#### What is expected:
In the entries below, which lines run from the one containing "WS (weight-stationary) —" to the one containing "update: acc ← west_in"? Copy exactly those lines, ends included, and no others.

Collected data entries
┌──
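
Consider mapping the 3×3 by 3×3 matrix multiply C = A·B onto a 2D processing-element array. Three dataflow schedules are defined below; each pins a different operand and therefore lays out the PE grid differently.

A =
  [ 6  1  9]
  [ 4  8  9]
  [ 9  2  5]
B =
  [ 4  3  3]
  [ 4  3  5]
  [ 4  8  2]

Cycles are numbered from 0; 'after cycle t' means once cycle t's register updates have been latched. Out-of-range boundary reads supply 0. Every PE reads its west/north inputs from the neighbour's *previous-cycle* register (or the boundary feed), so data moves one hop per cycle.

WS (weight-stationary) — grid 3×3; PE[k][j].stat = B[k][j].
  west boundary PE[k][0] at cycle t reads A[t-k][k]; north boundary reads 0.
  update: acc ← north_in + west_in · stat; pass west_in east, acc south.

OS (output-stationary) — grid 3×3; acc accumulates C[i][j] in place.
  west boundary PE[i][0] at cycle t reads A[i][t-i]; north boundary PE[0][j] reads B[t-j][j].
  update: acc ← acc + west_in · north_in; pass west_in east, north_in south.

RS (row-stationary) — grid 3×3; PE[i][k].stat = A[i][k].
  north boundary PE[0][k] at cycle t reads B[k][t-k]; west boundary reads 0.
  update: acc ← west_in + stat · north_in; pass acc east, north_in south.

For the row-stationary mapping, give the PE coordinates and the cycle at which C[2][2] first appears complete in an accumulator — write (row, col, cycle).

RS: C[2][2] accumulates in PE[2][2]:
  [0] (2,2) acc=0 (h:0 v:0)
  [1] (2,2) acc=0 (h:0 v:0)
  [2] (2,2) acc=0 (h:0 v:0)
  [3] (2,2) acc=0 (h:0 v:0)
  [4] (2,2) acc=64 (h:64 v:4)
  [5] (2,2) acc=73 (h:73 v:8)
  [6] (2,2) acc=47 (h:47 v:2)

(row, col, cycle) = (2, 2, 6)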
└──
#### Your response:
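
WS (weight-stationary) — grid 3×3; PE[k][j].stat = B[k][j].
  west boundary PE[k][0] at cycle t reads A[t-k][k]; north boundary reads 0.
  update: acc ← north_in + west_in · stat; pass west_in east, acc south.

OS (output-stationary) — grid 3×3; acc accumulates C[i][j] in place.
  west boundary PE[i][0] at cycle t reads A[i][t-i]; north boundary PE[0][j] reads B[t-j][j].
  update: acc ← acc + west_in · north_in; pass west_in east, north_in south.

RS (row-stationary) — grid 3×3; PE[i][k].stat = A[i][k].
  north boundary PE[0][k] at cycle t reads B[k][t-k]; west boundary reads 0.
  update: acc ← west_in + stat · north_in; pass acc east, north_in south.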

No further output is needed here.